(EXERCISE INSTRUCTIONS)
Which lines in the data below contain the string "another"? Show each one.

..............................

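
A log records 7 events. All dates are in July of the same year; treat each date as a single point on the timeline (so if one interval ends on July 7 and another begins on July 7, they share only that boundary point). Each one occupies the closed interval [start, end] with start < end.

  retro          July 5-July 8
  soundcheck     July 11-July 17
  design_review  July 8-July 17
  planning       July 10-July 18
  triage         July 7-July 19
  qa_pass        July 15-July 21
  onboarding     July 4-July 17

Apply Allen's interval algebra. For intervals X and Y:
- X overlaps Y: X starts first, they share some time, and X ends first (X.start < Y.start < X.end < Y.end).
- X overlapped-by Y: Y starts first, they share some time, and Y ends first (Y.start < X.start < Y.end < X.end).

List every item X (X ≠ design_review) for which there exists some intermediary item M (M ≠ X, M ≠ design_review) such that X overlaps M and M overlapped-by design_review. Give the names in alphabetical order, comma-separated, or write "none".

onboarding, planning, soundcheck, triage

Target design_review = [July 8, July 17].
Intermediaries M with M overlapped-by design_review: planning, qa_pass.
Via planning — items with X overlaps planning: onboarding.
Via qa_pass — items with X overlaps qa_pass: onboarding, planning, soundcheck, triage.
Union: onboarding, planning, soundcheck, triage.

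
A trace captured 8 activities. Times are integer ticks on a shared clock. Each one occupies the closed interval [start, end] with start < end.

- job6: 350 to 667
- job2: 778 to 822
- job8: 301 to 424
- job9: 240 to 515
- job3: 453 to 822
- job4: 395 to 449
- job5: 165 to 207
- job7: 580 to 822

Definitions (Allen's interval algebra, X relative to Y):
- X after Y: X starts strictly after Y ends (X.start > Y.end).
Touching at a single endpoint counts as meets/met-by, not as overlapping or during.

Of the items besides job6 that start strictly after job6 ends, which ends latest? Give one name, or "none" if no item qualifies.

Target job6 = [350, 667].
job2 [778, 822] → after → candidate.
job3 [453, 822] → overlapped-by → excluded.
job4 [395, 449] → during → excluded.
job5 [165, 207] → before → excluded.
job7 [580, 822] → overlapped-by → excluded.
job8 [301, 424] → overlaps → excluded.
job9 [240, 515] → overlaps → excluded.
Among candidates, latest end is 822 → job2.

job2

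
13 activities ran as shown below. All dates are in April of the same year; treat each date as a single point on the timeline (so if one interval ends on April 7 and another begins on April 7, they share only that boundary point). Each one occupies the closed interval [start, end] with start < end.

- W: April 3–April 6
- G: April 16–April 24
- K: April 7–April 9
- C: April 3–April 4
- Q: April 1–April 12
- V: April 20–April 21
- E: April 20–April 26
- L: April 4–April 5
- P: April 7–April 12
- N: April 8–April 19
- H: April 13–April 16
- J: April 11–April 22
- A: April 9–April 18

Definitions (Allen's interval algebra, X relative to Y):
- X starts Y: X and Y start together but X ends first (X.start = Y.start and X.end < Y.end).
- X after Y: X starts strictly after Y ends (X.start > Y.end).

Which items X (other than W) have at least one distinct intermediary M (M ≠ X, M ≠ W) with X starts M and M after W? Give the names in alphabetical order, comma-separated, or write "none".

Target W = [April 3, April 6].
Intermediaries M with M after W: A, E, G, H, J, K, N, P, V.
Via A — items with X starts A: none.
Via E — items with X starts E: V.
Via G — items with X starts G: none.
Via H — items with X starts H: none.
Via J — items with X starts J: none.
Via K — items with X starts K: none.
Via N — items with X starts N: none.
Via P — items with X starts P: K.
Via V — items with X starts V: none.
Union: K, V.

K, V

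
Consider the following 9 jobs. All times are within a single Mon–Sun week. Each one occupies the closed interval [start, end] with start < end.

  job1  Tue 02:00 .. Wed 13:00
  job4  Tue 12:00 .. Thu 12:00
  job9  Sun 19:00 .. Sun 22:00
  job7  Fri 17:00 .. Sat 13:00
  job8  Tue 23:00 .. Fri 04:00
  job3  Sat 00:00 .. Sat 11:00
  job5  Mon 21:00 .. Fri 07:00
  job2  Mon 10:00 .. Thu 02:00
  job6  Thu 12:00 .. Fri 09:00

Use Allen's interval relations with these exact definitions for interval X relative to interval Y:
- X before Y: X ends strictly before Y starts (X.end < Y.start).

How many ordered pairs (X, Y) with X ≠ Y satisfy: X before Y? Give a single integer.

22

Checking all 72 ordered pairs for relation 'before'; matching pairs in alphabetical order:
(job1, job3): job1 before job3 ✓
(job1, job6): job1 before job6 ✓
(job1, job7): job1 before job7 ✓
(job1, job9): job1 before job9 ✓
(job2, job3): job2 before job3 ✓
(job2, job6): job2 before job6 ✓
(job2, job7): job2 before job7 ✓
(job2, job9): job2 before job9 ✓
(job3, job9): job3 before job9 ✓
(job4, job3): job4 before job3 ✓
(job4, job7): job4 before job7 ✓
(job4, job9): job4 before job9 ✓
(job5, job3): job5 before job3 ✓
(job5, job7): job5 before job7 ✓
(job5, job9): job5 before job9 ✓
(job6, job3): job6 before job3 ✓
(job6, job7): job6 before job7 ✓
(job6, job9): job6 before job9 ✓
(job7, job9): job7 before job9 ✓
(job8, job3): job8 before job3 ✓
(job8, job7): job8 before job7 ✓
(job8, job9): job8 before job9 ✓
Count: 22.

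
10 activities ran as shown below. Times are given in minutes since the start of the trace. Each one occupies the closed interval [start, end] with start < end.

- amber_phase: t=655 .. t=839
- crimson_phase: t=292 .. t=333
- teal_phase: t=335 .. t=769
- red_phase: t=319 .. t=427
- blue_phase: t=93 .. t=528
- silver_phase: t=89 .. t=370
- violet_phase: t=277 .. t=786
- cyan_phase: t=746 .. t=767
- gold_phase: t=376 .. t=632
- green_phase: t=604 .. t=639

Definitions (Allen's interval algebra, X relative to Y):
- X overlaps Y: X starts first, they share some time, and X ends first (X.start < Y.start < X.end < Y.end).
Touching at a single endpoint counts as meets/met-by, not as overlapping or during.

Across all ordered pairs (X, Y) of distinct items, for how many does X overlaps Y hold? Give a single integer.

13

Checking all 90 ordered pairs for relation 'overlaps'; matching pairs in alphabetical order:
(blue_phase, gold_phase): blue_phase overlaps gold_phase ✓
(blue_phase, teal_phase): blue_phase overlaps teal_phase ✓
(blue_phase, violet_phase): blue_phase overlaps violet_phase ✓
(crimson_phase, red_phase): crimson_phase overlaps red_phase ✓
(gold_phase, green_phase): gold_phase overlaps green_phase ✓
(red_phase, gold_phase): red_phase overlaps gold_phase ✓
(red_phase, teal_phase): red_phase overlaps teal_phase ✓
(silver_phase, blue_phase): silver_phase overlaps blue_phase ✓
(silver_phase, red_phase): silver_phase overlaps red_phase ✓
(silver_phase, teal_phase): silver_phase overlaps teal_phase ✓
(silver_phase, violet_phase): silver_phase overlaps violet_phase ✓
(teal_phase, amber_phase): teal_phase overlaps amber_phase ✓
(violet_phase, amber_phase): violet_phase overlaps amber_phase ✓
Count: 13.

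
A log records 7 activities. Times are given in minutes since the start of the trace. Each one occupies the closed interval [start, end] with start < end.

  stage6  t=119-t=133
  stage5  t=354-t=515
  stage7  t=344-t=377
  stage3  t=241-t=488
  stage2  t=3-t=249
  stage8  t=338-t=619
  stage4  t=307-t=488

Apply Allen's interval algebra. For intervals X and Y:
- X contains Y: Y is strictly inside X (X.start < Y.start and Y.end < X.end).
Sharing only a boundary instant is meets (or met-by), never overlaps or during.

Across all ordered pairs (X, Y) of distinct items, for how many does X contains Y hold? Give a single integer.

Checking all 42 ordered pairs for relation 'contains'; matching pairs in alphabetical order:
(stage2, stage6): stage2 contains stage6 ✓
(stage3, stage7): stage3 contains stage7 ✓
(stage4, stage7): stage4 contains stage7 ✓
(stage8, stage5): stage8 contains stage5 ✓
(stage8, stage7): stage8 contains stage7 ✓
Count: 5.

5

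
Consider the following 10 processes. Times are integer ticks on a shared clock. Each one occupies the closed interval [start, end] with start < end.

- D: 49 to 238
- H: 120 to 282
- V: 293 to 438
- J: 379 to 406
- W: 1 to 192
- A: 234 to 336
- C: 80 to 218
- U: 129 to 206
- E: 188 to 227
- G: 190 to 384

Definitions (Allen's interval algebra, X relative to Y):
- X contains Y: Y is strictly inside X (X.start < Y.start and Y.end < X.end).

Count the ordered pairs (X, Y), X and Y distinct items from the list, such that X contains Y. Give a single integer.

Checking all 90 ordered pairs for relation 'contains'; matching pairs in alphabetical order:
(C, U): C contains U ✓
(D, C): D contains C ✓
(D, E): D contains E ✓
(D, U): D contains U ✓
(G, A): G contains A ✓
(H, E): H contains E ✓
(H, U): H contains U ✓
(V, J): V contains J ✓
Count: 8.

8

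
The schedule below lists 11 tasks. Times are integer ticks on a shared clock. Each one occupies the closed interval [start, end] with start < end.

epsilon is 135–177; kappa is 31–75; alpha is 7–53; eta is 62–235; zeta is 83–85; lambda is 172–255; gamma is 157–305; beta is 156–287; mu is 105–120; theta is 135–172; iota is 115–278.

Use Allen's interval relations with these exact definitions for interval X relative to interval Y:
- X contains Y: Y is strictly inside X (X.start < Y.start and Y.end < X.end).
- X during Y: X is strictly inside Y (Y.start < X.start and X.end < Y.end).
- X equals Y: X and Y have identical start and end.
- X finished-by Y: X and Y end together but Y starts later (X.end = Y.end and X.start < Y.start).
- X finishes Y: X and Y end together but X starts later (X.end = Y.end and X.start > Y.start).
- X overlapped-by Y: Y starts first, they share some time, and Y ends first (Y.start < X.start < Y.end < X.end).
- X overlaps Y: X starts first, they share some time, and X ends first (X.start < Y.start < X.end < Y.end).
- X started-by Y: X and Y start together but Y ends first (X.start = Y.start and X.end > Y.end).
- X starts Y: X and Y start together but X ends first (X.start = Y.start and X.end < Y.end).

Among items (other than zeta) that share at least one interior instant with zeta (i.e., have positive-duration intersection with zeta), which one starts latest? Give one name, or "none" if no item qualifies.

Target zeta = [83, 85].
alpha [7, 53] → before → excluded.
beta [156, 287] → after → excluded.
epsilon [135, 177] → after → excluded.
eta [62, 235] → contains → candidate.
gamma [157, 305] → after → excluded.
iota [115, 278] → after → excluded.
kappa [31, 75] → before → excluded.
lambda [172, 255] → after → excluded.
mu [105, 120] → after → excluded.
theta [135, 172] → after → excluded.
Among candidates, latest start is 62 → eta.

eta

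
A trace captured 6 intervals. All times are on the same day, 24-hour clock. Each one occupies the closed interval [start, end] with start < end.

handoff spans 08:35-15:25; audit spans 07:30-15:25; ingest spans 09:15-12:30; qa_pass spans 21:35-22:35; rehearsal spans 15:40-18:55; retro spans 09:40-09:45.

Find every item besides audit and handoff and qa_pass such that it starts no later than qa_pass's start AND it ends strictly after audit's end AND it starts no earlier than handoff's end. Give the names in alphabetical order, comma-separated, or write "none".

Conditions: its start is no later than qa_pass's start (X.start <= 21:35) AND its end is strictly after audit's end (X.end > 15:25) AND its start is no earlier than handoff's end (X.start >= 15:25).
ingest: start 09:15 <= 21:35? ✓; end 12:30 > 15:25? ✗; start 09:15 >= 15:25? ✗ → no.
rehearsal: start 15:40 <= 21:35? ✓; end 18:55 > 15:25? ✓; start 15:40 >= 15:25? ✓ → yes.
retro: start 09:40 <= 21:35? ✓; end 09:45 > 15:25? ✗; start 09:40 >= 15:25? ✗ → no.
Result: rehearsal.

rehearsal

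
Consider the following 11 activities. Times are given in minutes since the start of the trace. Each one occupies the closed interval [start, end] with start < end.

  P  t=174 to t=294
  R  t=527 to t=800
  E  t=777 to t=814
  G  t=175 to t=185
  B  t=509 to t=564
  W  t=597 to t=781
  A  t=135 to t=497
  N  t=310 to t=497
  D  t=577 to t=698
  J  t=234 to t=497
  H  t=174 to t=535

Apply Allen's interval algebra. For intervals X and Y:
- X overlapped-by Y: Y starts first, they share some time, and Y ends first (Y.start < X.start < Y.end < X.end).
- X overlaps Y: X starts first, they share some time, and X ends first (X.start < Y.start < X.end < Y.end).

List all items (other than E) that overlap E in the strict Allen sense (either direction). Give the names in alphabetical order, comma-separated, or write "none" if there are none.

R, W

Target E = [t=777, t=814].
A [t=135, t=497] → before → no.
B [t=509, t=564] → before → no.
D [t=577, t=698] → before → no.
G [t=175, t=185] → before → no.
H [t=174, t=535] → before → no.
J [t=234, t=497] → before → no.
N [t=310, t=497] → before → no.
P [t=174, t=294] → before → no.
R [t=527, t=800] → overlaps → yes.
W [t=597, t=781] → overlaps → yes.
Result: R, W.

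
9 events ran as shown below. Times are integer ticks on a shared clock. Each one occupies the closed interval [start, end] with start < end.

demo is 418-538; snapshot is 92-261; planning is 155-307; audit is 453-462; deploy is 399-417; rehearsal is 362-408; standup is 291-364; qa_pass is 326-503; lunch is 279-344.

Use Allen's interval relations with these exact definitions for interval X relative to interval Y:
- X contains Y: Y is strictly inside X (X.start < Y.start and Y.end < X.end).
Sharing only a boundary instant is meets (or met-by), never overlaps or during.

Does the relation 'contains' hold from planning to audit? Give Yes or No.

No

planning = [155, 307], audit = [453, 462].
Actual relation of planning to audit: before.
Asked whether 'contains' holds → No.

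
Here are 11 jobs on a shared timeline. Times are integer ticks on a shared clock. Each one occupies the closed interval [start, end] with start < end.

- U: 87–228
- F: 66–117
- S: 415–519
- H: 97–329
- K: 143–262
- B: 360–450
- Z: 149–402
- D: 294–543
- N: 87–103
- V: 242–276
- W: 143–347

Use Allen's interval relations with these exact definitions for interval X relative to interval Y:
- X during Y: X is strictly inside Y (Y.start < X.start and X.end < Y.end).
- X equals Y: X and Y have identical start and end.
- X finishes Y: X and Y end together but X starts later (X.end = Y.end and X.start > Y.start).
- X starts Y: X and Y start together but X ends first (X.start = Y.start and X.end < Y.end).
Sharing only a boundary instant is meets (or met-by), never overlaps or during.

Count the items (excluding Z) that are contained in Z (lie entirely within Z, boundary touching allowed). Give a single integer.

1

Target Z = [149, 402].
B [360, 450] → overlapped-by → no.
D [294, 543] → overlapped-by → no.
F [66, 117] → before → no.
H [97, 329] → overlaps → no.
K [143, 262] → overlaps → no.
N [87, 103] → before → no.
S [415, 519] → after → no.
U [87, 228] → overlaps → no.
V [242, 276] → during → counts.
W [143, 347] → overlaps → no.
Total: 1.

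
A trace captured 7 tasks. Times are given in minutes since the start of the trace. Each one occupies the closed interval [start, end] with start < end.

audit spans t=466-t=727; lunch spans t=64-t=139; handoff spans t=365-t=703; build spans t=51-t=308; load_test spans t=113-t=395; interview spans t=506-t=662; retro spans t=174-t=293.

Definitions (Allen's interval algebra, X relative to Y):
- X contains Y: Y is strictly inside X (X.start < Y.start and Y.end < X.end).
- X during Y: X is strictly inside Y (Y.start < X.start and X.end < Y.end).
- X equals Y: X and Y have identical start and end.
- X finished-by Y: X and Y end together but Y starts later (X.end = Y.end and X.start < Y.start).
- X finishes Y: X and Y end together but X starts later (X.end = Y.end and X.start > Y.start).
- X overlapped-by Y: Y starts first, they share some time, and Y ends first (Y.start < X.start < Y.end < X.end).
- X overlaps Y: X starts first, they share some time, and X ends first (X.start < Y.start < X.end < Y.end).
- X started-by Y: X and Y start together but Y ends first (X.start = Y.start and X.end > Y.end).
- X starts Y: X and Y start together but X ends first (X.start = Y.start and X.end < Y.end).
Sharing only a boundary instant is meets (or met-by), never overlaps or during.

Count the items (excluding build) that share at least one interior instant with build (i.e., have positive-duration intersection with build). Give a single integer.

3

Target build = [t=51, t=308].
audit [t=466, t=727] → after → no.
handoff [t=365, t=703] → after → no.
interview [t=506, t=662] → after → no.
load_test [t=113, t=395] → overlapped-by → counts.
lunch [t=64, t=139] → during → counts.
retro [t=174, t=293] → during → counts.
Total: 3.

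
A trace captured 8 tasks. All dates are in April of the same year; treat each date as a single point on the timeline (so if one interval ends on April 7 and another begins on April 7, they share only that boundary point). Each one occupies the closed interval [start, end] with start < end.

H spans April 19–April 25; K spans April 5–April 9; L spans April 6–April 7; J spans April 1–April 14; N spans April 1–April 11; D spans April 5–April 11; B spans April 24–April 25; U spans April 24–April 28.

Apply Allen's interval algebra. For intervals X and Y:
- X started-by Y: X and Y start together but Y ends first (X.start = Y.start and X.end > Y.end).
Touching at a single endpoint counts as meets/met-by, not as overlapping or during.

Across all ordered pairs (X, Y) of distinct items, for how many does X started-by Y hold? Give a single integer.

Checking all 56 ordered pairs for relation 'started-by'; matching pairs in alphabetical order:
(D, K): D started-by K ✓
(J, N): J started-by N ✓
(U, B): U started-by B ✓
Count: 3.

3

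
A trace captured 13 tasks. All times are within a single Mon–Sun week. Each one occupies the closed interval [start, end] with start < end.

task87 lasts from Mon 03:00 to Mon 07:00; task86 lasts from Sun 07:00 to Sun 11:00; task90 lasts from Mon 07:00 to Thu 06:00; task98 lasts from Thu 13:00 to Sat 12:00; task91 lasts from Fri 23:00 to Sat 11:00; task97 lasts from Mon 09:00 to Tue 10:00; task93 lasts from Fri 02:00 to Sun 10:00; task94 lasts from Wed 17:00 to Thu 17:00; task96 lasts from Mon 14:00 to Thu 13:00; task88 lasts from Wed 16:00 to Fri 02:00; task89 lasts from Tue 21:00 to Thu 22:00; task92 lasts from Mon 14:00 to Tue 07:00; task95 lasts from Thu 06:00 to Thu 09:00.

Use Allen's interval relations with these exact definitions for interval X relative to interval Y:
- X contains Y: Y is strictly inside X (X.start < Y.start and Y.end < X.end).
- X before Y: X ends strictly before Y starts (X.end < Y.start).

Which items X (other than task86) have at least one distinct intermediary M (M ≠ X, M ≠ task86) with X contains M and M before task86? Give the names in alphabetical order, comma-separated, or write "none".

Target task86 = [Sun 07:00, Sun 11:00].
Intermediaries M with M before task86: task87, task88, task89, task90, task91, task92, task94, task95, task96, task97, task98.
Via task87 — items with X contains task87: none.
Via task88 — items with X contains task88: none.
Via task89 — items with X contains task89: none.
Via task90 — items with X contains task90: none.
Via task91 — items with X contains task91: task93, task98.
Via task92 — items with X contains task92: task90, task97.
Via task94 — items with X contains task94: task88, task89.
Via task95 — items with X contains task95: task88, task89, task94, task96.
Via task96 — items with X contains task96: none.
Via task97 — items with X contains task97: task90.
Via task98 — items with X contains task98: none.
Union: task88, task89, task90, task93, task94, task96, task97, task98.

task88, task89, task90, task93, task94, task96, task97, task98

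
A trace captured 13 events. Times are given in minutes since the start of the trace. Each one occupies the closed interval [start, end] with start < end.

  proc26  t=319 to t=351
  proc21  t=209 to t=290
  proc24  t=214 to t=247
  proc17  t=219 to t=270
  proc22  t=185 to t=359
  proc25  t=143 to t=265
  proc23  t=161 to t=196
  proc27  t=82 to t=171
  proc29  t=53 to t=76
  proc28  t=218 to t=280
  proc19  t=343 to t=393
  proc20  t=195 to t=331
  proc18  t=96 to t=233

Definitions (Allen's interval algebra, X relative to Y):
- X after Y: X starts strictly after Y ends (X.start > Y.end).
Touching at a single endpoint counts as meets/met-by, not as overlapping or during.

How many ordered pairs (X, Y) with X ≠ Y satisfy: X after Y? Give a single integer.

39

Checking all 156 ordered pairs for relation 'after'; matching pairs in alphabetical order:
(proc17, proc23): proc17 after proc23 ✓
(proc17, proc27): proc17 after proc27 ✓
(proc17, proc29): proc17 after proc29 ✓
(proc18, proc29): proc18 after proc29 ✓
(proc19, proc17): proc19 after proc17 ✓
(proc19, proc18): proc19 after proc18 ✓
(proc19, proc20): proc19 after proc20 ✓
(proc19, proc21): proc19 after proc21 ✓
(proc19, proc23): proc19 after proc23 ✓
(proc19, proc24): proc19 after proc24 ✓
(proc19, proc25): proc19 after proc25 ✓
(proc19, proc27): proc19 after proc27 ✓
(proc19, proc28): proc19 after proc28 ✓
(proc19, proc29): proc19 after proc29 ✓
(proc20, proc27): proc20 after proc27 ✓
(proc20, proc29): proc20 after proc29 ✓
(proc21, proc23): proc21 after proc23 ✓
(proc21, proc27): proc21 after proc27 ✓
(proc21, proc29): proc21 after proc29 ✓
(proc22, proc27): proc22 after proc27 ✓
(proc22, proc29): proc22 after proc29 ✓
(proc23, proc29): proc23 after proc29 ✓
(proc24, proc23): proc24 after proc23 ✓
(proc24, proc27): proc24 after proc27 ✓
... plus 15 further pairs not listed.
Count: 39.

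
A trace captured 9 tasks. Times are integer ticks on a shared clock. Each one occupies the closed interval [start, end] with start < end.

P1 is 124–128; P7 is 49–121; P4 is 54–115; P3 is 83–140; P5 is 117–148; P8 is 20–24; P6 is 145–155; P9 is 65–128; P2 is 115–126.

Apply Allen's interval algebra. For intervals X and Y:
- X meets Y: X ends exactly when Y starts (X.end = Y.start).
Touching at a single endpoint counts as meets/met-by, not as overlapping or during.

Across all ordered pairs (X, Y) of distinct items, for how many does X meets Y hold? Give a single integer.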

..............................

(WRITTEN ANSWER)
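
A log records 7 events. All dates are in July of the same year; treat each date as a single point on the timeline (so if one interval ends on July 7 and another begins on July 7, they share only that boundary point). Each one occupies the closed interval [start, end] with start < end.
13 activities ran as shown below. All dates are in April of the same year; treat each date as a single point on the timeline (so if one interval ends on April 7 and another begins on April 7, they share only that boundary point). Each one occupies the closed interval [start, end] with start < end.
A trace captured 8 tasks. All dates are in April of the same year; treat each date as a single point on the timeline (so if one interval ends on April 7 and another begins on April 7, they share only that boundary point). Each one occupies the closed interval [start, end] with start < end.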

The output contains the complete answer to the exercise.